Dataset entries
———

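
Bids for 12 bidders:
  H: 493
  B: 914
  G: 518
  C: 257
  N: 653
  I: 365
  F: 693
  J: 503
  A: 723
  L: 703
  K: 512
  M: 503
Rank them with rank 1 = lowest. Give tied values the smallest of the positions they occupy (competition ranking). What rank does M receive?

4

Sorted (ascending): 257, 365, 493, 503, 503, 512, 518, 653, 693, 703, 723, 914
The 2 values of 503 occupy positions 4–5 → each gets rank 4.
M has value 503 → rank 4.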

———

Prompt: Repeat all the entries above without altering anything.

Problem solution:
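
Bids for 12 bidders:
  H: 493
  B: 914
  G: 518
  C: 257
  N: 653
  I: 365
  F: 693
  J: 503
  A: 723
  L: 703
  K: 512
  M: 503
Rank them with rank 1 = lowest. Give tied values the smallest of the positions they occupy (competition ranking). What rank does M receive?

4

Sorted (ascending): 257, 365, 493, 503, 503, 512, 518, 653, 693, 703, 723, 914
The 2 values of 503 occupy positions 4–5 → each gets rank 4.
M has value 503 → rank 4.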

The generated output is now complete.